Records drawn from a dataset:
*-*-*
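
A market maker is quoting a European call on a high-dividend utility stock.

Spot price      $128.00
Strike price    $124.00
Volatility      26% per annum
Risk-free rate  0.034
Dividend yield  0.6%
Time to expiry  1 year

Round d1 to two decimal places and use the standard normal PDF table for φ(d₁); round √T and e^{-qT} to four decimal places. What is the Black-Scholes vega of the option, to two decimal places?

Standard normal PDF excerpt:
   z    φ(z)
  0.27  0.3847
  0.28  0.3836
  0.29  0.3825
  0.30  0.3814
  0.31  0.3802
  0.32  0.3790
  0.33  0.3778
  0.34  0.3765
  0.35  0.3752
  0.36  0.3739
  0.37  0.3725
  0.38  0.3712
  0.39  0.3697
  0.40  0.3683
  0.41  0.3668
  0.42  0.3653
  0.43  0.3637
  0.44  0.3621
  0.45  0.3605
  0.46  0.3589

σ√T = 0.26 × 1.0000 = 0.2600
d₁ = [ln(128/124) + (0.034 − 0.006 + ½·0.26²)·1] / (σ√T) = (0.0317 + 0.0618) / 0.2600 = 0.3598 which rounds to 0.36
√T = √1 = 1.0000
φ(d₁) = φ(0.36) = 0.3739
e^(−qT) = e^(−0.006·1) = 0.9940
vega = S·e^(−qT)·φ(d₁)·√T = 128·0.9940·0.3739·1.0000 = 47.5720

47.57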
*-*-*
## Problem details
Scan the records for the word "normal", and copy each line where it is found.

## Exercise answer
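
Round d1 to two decimal places and use the standard normal PDF table for φ(d₁); round √T and e^{-qT} to four decimal places. What is the Black-Scholes vega of the option, to two decimal places?
Standard normal PDF excerpt: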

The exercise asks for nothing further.